= Beginning of Section =

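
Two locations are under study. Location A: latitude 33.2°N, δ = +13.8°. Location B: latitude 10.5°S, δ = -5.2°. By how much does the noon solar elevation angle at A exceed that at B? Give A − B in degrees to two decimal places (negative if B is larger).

-14.10°

A: 90° − |33.2 − (13.8)| = 70.60°.
B: 90° − |-10.5 − (-5.2)| = 84.70°.
A − B = 70.60 − 84.70 = -14.10°.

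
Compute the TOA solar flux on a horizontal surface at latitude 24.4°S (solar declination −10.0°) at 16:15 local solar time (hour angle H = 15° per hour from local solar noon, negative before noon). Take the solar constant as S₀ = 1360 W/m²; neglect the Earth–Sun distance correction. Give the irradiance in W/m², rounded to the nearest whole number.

637 W/m²

Hour angle H = 15° × (16.25 − 12) = 63.75°.
cos θ_z = sin φ sin δ + cos φ cos δ cos H = (-0.4131)(-0.1736) + (0.9107)(0.9848)(0.4423) = 0.4684.
Top-of-atmosphere irradiance = S₀ cos θ_z = 1360 × 0.4684 = 637.02 W/m².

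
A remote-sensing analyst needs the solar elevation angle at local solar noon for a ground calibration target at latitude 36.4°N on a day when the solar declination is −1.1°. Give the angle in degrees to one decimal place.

52.5°

At local solar noon the hour angle is zero, so the elevation is 90° − |φ − δ| = 90° − |36.4° − (-1.1°)| = 90° − 37.5° = 52.5°.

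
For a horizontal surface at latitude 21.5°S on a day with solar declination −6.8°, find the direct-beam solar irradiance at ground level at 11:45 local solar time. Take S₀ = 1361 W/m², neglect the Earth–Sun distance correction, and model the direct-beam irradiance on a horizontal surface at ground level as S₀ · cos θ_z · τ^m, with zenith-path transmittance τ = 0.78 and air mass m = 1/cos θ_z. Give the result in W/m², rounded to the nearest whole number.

1016 W/m²

Hour angle H = 15° × (11.75 − 12) = -3.75°.
cos θ_z = sin(-21.5°) sin(-6.8°) + cos(-21.5°) cos(-6.8°) cos(-3.75°) = 0.0434 + 0.9219 = 0.9653.
Air mass m = 1/cos θ_z = 1/0.9653 = 1.036; τ^m = 0.78^1.036 = 0.7731.
Surface direct beam = 1361 × 0.9653 × 0.7731 = 1015.68 W/m².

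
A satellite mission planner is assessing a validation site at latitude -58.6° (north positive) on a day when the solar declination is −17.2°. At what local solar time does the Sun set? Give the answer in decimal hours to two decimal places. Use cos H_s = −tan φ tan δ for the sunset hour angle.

20.03 h

−tan φ tan δ = −(-1.6383)(-0.3096) = -0.5072; H_s = arccos(-0.5072) = 120.48°.
Sunset is at 12 + H_s/15 = 12 + 8.032 = 20.032 h local solar time.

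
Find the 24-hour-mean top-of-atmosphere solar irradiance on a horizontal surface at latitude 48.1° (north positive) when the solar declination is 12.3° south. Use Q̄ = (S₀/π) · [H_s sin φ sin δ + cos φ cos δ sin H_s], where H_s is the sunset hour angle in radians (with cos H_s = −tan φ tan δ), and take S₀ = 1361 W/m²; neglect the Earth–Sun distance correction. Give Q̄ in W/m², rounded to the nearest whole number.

The sunset hour angle satisfies cos H_s = −tan φ tan δ = 0.2430, giving H_s = 75.94°. In radians, H_s = 1.3254.
H_s sin φ sin δ = 1.3254 × 0.7443 × -0.2130 = -0.2101.
cos φ cos δ sin H_s = 0.6678 × 0.9770 × 0.9700 = 0.6329.
Q̄ = (1361/π) × (-0.2101 + 0.6329) = 433.22 × 0.4228 = 183.17 W/m².

183 W/m²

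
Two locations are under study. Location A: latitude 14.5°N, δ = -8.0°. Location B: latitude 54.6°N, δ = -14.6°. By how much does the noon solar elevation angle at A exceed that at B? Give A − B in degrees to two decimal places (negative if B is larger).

+46.70°

A: 90° − |14.5 − (-8.0)| = 67.50°.
B: 90° − |54.6 − (-14.6)| = 20.80°.
A − B = 67.50 − 20.80 = 46.70°.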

= End of Section =

● WORK REQUEST: Could you give the records above again, exactly and in full?

● RESULT OF THE EXERCISE:
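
Two locations are under study. Location A: latitude 33.2°N, δ = +13.8°. Location B: latitude 10.5°S, δ = -5.2°. By how much does the noon solar elevation angle at A exceed that at B? Give A − B in degrees to two decimal places (negative if B is larger).

-14.10°

A: 90° − |33.2 − (13.8)| = 70.60°.
B: 90° − |-10.5 − (-5.2)| = 84.70°.
A − B = 70.60 − 84.70 = -14.10°.

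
Compute the TOA solar flux on a horizontal surface at latitude 24.4°S (solar declination −10.0°) at 16:15 local solar time (hour angle H = 15° per hour from local solar noon, negative before noon). Take the solar constant as S₀ = 1360 W/m²; neglect the Earth–Sun distance correction. Give the irradiance in W/m², rounded to the nearest whole number.

637 W/m²

Hour angle H = 15° × (16.25 − 12) = 63.75°.
cos θ_z = sin φ sin δ + cos φ cos δ cos H = (-0.4131)(-0.1736) + (0.9107)(0.9848)(0.4423) = 0.4684.
Top-of-atmosphere irradiance = S₀ cos θ_z = 1360 × 0.4684 = 637.02 W/m².

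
A remote-sensing analyst needs the solar elevation angle at local solar noon for a ground calibration target at latitude 36.4°N on a day when the solar declination is −1.1°. Give the angle in degrees to one decimal place.

52.5°

At local solar noon the hour angle is zero, so the elevation is 90° − |φ − δ| = 90° − |36.4° − (-1.1°)| = 90° − 37.5° = 52.5°.

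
For a horizontal surface at latitude 21.5°S on a day with solar declination −6.8°, find the direct-beam solar irradiance at ground level at 11:45 local solar time. Take S₀ = 1361 W/m², neglect the Earth–Sun distance correction, and model the direct-beam irradiance on a horizontal surface at ground level as S₀ · cos θ_z · τ^m, with zenith-path transmittance τ = 0.78 and air mass m = 1/cos θ_z. Give the result in W/m², rounded to the nearest whole number.

1016 W/m²

Hour angle H = 15° × (11.75 − 12) = -3.75°.
cos θ_z = sin(-21.5°) sin(-6.8°) + cos(-21.5°) cos(-6.8°) cos(-3.75°) = 0.0434 + 0.9219 = 0.9653.
Air mass m = 1/cos θ_z = 1/0.9653 = 1.036; τ^m = 0.78^1.036 = 0.7731.
Surface direct beam = 1361 × 0.9653 × 0.7731 = 1015.68 W/m².

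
A satellite mission planner is assessing a validation site at latitude -58.6° (north positive) on a day when the solar declination is −17.2°. At what local solar time does the Sun set? Give the answer in decimal hours to two decimal places. Use cos H_s = −tan φ tan δ for the sunset hour angle.

20.03 h

−tan φ tan δ = −(-1.6383)(-0.3096) = -0.5072; H_s = arccos(-0.5072) = 120.48°.
Sunset is at 12 + H_s/15 = 12 + 8.032 = 20.032 h local solar time.

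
Find the 24-hour-mean top-of-atmosphere solar irradiance on a horizontal surface at latitude 48.1° (north positive) when the solar declination is 12.3° south. Use Q̄ = (S₀/π) · [H_s sin φ sin δ + cos φ cos δ sin H_s], where H_s is the sunset hour angle in radians (with cos H_s = −tan φ tan δ), and take S₀ = 1361 W/m²; neglect the Earth–Sun distance correction. Give Q̄ in W/m², rounded to the nearest whole number.

The sunset hour angle satisfies cos H_s = −tan φ tan δ = 0.2430, giving H_s = 75.94°. In radians, H_s = 1.3254.
H_s sin φ sin δ = 1.3254 × 0.7443 × -0.2130 = -0.2101.
cos φ cos δ sin H_s = 0.6678 × 0.9770 × 0.9700 = 0.6329.
Q̄ = (1361/π) × (-0.2101 + 0.6329) = 433.22 × 0.4228 = 183.17 W/m².

183 W/m²

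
Two locations are under study. Location A: latitude 14.5°N, δ = -8.0°. Location B: latitude 54.6°N, δ = -14.6°. By how much does the noon solar elevation angle at A exceed that at B? Give A − B in degrees to two decimal places (negative if B is larger).

+46.70°

A: 90° − |14.5 − (-8.0)| = 67.50°.
B: 90° − |54.6 − (-14.6)| = 20.80°.
A − B = 67.50 − 20.80 = 46.70°.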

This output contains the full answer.